WHAT YOU SHOULD DO: In the listing below, find every line containing "written" and copy it out.

=== Section Start ===

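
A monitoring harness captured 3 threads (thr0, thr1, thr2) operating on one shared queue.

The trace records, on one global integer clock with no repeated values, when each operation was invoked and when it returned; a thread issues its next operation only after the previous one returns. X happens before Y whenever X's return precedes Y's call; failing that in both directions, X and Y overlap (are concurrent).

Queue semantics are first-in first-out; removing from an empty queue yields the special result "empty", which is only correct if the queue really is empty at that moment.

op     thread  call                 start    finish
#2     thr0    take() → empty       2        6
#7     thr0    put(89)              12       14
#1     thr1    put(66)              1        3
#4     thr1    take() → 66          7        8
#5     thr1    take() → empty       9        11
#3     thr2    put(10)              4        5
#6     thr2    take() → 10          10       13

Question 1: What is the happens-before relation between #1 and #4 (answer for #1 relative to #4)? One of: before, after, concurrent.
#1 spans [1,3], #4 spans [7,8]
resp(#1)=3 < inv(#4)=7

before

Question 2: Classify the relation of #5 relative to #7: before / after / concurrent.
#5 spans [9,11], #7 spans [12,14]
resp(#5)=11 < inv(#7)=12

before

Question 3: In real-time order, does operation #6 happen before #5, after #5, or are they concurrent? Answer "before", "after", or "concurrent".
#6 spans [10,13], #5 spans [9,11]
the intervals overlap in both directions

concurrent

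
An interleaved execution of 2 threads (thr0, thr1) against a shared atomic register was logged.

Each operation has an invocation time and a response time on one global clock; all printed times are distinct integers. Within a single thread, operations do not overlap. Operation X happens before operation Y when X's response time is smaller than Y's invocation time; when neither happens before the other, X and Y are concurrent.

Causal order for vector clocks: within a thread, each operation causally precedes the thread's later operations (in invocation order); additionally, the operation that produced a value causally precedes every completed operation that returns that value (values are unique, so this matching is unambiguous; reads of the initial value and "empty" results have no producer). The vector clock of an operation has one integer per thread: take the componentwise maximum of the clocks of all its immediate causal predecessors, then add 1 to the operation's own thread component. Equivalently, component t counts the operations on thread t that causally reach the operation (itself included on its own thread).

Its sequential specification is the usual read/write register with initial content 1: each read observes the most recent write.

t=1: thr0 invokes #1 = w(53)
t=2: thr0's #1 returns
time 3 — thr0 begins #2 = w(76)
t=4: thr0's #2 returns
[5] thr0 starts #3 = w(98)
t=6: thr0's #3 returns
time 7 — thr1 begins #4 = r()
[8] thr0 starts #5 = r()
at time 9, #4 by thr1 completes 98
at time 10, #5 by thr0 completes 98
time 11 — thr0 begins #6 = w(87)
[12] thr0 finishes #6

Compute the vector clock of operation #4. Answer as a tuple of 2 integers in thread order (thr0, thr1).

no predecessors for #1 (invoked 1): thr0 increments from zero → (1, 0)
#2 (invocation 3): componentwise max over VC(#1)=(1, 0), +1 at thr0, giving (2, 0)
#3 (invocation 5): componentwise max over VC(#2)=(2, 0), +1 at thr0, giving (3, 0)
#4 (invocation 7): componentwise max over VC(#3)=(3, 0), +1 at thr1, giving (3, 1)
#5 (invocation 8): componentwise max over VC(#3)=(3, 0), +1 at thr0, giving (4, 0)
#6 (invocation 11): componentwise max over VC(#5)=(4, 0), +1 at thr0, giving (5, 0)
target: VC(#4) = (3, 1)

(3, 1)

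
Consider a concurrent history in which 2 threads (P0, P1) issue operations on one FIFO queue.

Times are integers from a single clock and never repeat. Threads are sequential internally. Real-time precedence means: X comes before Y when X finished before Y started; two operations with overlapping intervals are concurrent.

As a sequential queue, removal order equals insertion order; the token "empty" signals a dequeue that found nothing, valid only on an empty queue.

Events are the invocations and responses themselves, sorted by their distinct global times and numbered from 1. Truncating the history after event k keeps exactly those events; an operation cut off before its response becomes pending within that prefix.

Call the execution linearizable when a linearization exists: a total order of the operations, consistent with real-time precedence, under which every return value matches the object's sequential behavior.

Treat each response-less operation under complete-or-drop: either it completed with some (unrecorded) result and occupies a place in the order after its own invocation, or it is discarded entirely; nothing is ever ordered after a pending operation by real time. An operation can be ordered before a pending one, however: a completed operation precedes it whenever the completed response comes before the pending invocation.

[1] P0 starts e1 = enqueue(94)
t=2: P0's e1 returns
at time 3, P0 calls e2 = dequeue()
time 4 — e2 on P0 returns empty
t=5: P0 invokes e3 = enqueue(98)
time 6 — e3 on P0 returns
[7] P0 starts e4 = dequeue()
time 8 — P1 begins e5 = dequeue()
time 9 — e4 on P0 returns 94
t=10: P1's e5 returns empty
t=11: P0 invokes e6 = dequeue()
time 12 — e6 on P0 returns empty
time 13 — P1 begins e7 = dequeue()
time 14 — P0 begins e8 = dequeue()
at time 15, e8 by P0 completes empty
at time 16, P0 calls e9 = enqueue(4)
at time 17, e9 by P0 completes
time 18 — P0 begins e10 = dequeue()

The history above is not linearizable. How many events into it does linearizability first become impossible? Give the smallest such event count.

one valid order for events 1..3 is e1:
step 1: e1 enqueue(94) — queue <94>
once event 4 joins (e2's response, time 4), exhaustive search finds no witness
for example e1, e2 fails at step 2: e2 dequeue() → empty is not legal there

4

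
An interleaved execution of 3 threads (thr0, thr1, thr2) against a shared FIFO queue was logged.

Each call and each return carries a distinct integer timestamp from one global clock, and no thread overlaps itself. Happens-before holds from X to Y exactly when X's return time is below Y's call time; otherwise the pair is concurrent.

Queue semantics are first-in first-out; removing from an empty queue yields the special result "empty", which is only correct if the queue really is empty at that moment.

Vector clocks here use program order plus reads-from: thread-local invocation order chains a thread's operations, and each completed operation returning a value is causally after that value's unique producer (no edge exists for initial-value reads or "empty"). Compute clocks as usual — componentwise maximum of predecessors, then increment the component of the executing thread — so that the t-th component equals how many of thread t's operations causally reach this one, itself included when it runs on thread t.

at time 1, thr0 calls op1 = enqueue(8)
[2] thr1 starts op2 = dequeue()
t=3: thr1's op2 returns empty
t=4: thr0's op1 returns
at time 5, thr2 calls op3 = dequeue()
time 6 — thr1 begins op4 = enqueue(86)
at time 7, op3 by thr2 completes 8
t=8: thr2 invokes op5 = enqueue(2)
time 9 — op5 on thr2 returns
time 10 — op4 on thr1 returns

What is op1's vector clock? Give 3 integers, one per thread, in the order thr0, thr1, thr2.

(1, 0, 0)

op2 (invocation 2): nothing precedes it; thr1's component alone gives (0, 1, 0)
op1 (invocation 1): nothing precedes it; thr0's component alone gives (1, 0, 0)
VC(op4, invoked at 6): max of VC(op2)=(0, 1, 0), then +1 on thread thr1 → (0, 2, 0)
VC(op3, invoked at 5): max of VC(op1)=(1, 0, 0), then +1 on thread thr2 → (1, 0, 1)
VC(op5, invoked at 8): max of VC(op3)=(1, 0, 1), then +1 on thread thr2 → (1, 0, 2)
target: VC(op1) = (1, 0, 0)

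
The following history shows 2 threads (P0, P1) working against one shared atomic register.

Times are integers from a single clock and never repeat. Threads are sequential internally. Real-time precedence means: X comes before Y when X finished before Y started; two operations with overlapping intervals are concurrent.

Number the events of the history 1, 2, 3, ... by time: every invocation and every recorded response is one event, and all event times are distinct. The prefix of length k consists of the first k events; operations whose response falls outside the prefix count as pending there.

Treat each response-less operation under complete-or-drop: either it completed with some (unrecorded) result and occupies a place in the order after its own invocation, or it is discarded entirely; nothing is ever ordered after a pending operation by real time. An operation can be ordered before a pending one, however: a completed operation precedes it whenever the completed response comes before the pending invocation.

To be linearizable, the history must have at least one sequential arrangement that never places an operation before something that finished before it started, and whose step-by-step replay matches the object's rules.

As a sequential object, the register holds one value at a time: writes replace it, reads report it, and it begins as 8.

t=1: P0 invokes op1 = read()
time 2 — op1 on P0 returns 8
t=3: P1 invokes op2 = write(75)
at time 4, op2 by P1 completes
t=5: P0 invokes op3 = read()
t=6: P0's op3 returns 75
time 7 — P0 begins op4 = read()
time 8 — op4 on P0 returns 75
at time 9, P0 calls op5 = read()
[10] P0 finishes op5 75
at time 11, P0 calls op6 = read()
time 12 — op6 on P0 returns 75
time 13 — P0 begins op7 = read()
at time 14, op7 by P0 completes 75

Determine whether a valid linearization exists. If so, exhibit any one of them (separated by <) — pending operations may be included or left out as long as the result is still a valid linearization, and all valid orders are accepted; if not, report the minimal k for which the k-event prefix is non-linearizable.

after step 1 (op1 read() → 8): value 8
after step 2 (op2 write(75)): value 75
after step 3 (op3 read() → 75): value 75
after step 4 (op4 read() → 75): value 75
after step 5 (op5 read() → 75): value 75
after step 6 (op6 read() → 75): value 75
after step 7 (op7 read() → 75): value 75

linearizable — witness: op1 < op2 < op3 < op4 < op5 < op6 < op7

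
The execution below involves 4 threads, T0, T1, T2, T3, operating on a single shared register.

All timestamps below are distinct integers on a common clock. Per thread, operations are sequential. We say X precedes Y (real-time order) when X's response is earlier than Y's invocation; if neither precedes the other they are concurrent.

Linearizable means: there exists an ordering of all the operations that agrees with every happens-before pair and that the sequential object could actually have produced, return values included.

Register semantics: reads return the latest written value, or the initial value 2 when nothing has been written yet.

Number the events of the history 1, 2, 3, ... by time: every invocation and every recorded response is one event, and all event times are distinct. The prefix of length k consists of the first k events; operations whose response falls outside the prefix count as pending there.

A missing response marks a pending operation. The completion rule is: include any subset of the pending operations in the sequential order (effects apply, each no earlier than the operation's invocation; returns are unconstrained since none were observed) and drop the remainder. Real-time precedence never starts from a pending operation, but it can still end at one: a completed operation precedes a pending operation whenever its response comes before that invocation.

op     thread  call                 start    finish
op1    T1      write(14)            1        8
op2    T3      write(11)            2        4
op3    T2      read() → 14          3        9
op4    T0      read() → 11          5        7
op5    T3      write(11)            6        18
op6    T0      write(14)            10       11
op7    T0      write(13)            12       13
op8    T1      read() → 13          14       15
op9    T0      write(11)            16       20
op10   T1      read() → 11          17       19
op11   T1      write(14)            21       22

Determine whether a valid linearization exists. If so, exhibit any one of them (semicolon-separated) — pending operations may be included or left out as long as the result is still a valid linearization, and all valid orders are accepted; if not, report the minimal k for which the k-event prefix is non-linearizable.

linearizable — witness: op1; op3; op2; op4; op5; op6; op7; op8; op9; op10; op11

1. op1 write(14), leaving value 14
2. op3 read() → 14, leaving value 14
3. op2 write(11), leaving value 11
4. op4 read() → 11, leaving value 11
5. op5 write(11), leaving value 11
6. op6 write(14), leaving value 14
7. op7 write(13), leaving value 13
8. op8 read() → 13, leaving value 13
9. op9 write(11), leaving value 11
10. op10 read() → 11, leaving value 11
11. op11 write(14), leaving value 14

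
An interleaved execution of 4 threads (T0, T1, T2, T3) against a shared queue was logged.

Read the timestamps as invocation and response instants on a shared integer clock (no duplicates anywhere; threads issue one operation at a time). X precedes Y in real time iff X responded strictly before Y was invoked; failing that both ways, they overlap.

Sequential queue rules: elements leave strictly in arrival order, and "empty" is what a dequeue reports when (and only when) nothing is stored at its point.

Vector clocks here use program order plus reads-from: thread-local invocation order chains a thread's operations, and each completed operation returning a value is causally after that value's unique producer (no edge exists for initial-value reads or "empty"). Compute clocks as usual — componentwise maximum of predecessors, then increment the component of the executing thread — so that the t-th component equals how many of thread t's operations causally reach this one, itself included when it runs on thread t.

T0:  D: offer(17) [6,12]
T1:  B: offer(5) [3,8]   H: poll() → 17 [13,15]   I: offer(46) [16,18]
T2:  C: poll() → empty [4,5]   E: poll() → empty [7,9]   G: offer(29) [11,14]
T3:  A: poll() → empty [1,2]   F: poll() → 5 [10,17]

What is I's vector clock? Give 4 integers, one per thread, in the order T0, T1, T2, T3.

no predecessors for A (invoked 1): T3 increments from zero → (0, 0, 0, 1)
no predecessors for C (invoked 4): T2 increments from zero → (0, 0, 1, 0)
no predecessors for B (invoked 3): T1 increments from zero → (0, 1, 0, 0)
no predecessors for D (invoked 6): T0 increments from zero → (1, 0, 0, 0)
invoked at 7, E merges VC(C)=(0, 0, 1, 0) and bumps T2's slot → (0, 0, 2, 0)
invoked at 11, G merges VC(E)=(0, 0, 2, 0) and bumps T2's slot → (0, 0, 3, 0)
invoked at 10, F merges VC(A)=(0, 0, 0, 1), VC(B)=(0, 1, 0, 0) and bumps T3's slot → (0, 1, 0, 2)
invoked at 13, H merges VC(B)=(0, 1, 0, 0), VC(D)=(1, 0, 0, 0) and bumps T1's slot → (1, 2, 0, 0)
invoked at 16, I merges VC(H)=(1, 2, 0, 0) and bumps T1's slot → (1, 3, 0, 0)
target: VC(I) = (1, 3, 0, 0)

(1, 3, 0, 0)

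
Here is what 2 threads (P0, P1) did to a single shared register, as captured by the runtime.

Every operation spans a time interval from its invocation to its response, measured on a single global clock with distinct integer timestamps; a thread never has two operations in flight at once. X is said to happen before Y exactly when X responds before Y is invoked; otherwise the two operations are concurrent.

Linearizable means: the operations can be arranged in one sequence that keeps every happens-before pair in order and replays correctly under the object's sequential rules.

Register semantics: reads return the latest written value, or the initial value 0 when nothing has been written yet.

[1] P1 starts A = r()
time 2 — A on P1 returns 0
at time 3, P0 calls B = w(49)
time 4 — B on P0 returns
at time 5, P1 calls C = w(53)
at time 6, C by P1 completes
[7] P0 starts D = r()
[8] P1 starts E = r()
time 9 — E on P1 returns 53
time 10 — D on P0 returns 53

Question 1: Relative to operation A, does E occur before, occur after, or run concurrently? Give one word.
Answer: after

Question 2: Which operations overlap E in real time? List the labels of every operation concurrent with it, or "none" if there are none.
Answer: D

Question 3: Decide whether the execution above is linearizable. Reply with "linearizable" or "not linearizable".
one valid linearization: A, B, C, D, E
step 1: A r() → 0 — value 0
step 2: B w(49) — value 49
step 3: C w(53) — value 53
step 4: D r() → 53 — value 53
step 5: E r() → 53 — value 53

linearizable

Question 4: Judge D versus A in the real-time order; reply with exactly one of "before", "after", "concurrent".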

=== Section End ===

EXPECTED OUTPUT:
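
Register semantics: reads return the latest written value, or the initial value 2 when nothing has been written yet.
Register semantics: reads return the latest written value, or the initial value 0 when nothing has been written yet.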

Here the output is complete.